• [Task input]:
────────────────────
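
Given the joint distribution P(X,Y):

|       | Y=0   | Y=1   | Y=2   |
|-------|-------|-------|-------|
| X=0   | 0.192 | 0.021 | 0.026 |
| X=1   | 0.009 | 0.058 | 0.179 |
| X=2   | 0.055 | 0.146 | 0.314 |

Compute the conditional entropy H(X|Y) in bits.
1.1364 bits

H(X|Y) = H(X,Y) - H(Y)

H(X,Y) = -Σ_{x,y} P(x,y) log₂ P(x,y). Per-cell terms -P(x,y)·log₂P(x,y):
  X=0: 0.4571, 0.1170, 0.1369
  X=1: 0.0612, 0.2383, 0.4443
  X=2: 0.2301, 0.4053, 0.5247
Sum of the 9 terms: H(X,Y) = 2.6149 bits

Marginal of Y (column sums):
  P(Y=0) = 0.192 + 0.009 + 0.055 = 0.256
  P(Y=1) = 0.021 + 0.058 + 0.146 = 0.225
  P(Y=2) = 0.026 + 0.179 + 0.314 = 0.519
H(Y) = -[0.256·log₂(0.256) + 0.225·log₂(0.225) + 0.519·log₂(0.519)]
  = 0.5032 + 0.4842 + 0.4911 = 1.4785 bits

H(X|Y) = H(X,Y) - H(Y) = 2.6149 - 1.4785 = 1.1364 bits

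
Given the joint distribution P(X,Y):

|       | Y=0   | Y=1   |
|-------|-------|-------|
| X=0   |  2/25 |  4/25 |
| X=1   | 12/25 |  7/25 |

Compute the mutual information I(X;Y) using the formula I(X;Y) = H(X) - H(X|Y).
0.0476 bits

I(X;Y) = H(X) - H(X|Y)

Marginal of X (row sums):
  P(X=0) = 2/25 + 4/25 = 6/25
  P(X=1) = 12/25 + 7/25 = 19/25
H(X) = -[(6/25)·log₂(6/25) + (19/25)·log₂(19/25)]
  = 0.49413 + 0.30091 = 0.7950 bits

Marginal of Y (column sums):
  P(Y=0) = 2/25 + 12/25 = 14/25
  P(Y=1) = 4/25 + 7/25 = 11/25
H(X|Y) = Σ_y P(y)·H(X|Y=y):
  Y=0: P(Y=0) = 14/25, P(X|Y=0) = (1/7, 6/7) → H(X|Y=0) = 0.59167
  Y=1: P(Y=1) = 11/25, P(X|Y=1) = (4/11, 7/11) → H(X|Y=1) = 0.94566
H(X|Y) = (14/25)·0.59167 + (11/25)·0.94566 = 0.7474 bits

I(X;Y) = H(X) - H(X|Y) = 0.7950 - 0.7474 = 0.0476 bits

Cross-check via I(X;Y) = H(X) + H(Y) - H(X,Y): computing H(Y) from the column sums and H(X,Y) from the 4 cells in the same way gives H(Y) = 0.9896 bits and H(X,Y) = 1.7370 bits, so
I(X;Y) = 0.7950 + 0.9896 - 1.7370 = 0.0476 bits ✓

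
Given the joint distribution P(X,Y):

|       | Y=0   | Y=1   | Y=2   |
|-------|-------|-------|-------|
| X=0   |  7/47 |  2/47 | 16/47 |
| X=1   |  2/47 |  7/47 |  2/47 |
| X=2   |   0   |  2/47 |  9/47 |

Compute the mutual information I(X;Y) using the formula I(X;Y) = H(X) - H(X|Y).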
────────────────────
• [Exercise description]: Would you copy the data exactly as shown above?

• [Solution to the problem]:
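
Given the joint distribution P(X,Y):

|       | Y=0   | Y=1   | Y=2   |
|-------|-------|-------|-------|
| X=0   | 0.192 | 0.021 | 0.026 |
| X=1   | 0.009 | 0.058 | 0.179 |
| X=2   | 0.055 | 0.146 | 0.314 |

Compute the conditional entropy H(X|Y) in bits.
1.1364 bits

H(X|Y) = H(X,Y) - H(Y)

H(X,Y) = -Σ_{x,y} P(x,y) log₂ P(x,y). Per-cell terms -P(x,y)·log₂P(x,y):
  X=0: 0.4571, 0.1170, 0.1369
  X=1: 0.0612, 0.2383, 0.4443
  X=2: 0.2301, 0.4053, 0.5247
Sum of the 9 terms: H(X,Y) = 2.6149 bits

Marginal of Y (column sums):
  P(Y=0) = 0.192 + 0.009 + 0.055 = 0.256
  P(Y=1) = 0.021 + 0.058 + 0.146 = 0.225
  P(Y=2) = 0.026 + 0.179 + 0.314 = 0.519
H(Y) = -[0.256·log₂(0.256) + 0.225·log₂(0.225) + 0.519·log₂(0.519)]
  = 0.5032 + 0.4842 + 0.4911 = 1.4785 bits

H(X|Y) = H(X,Y) - H(Y) = 2.6149 - 1.4785 = 1.1364 bits

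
Given the joint distribution P(X,Y):

|       | Y=0   | Y=1   |
|-------|-------|-------|
| X=0   |  2/25 |  4/25 |
| X=1   | 12/25 |  7/25 |

Compute the mutual information I(X;Y) using the formula I(X;Y) = H(X) - H(X|Y).
0.0476 bits

I(X;Y) = H(X) - H(X|Y)

Marginal of X (row sums):
  P(X=0) = 2/25 + 4/25 = 6/25
  P(X=1) = 12/25 + 7/25 = 19/25
H(X) = -[(6/25)·log₂(6/25) + (19/25)·log₂(19/25)]
  = 0.49413 + 0.30091 = 0.7950 bits

Marginal of Y (column sums):
  P(Y=0) = 2/25 + 12/25 = 14/25
  P(Y=1) = 4/25 + 7/25 = 11/25
H(X|Y) = Σ_y P(y)·H(X|Y=y):
  Y=0: P(Y=0) = 14/25, P(X|Y=0) = (1/7, 6/7) → H(X|Y=0) = 0.59167
  Y=1: P(Y=1) = 11/25, P(X|Y=1) = (4/11, 7/11) → H(X|Y=1) = 0.94566
H(X|Y) = (14/25)·0.59167 + (11/25)·0.94566 = 0.7474 bits

I(X;Y) = H(X) - H(X|Y) = 0.7950 - 0.7474 = 0.0476 bits

Cross-check via I(X;Y) = H(X) + H(Y) - H(X,Y): computing H(Y) from the column sums and H(X,Y) from the 4 cells in the same way gives H(Y) = 0.9896 bits and H(X,Y) = 1.7370 bits, so
I(X;Y) = 0.7950 + 0.9896 - 1.7370 = 0.0476 bits ✓

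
Given the joint distribution P(X,Y):

|       | Y=0   | Y=1   | Y=2   |
|-------|-------|-------|-------|
| X=0   |  7/47 |  2/47 | 16/47 |
| X=1   |  2/47 |  7/47 |  2/47 |
| X=2   |   0   |  2/47 |  9/47 |

Compute the mutual information I(X;Y) using the formula I(X;Y) = H(X) - H(X|Y).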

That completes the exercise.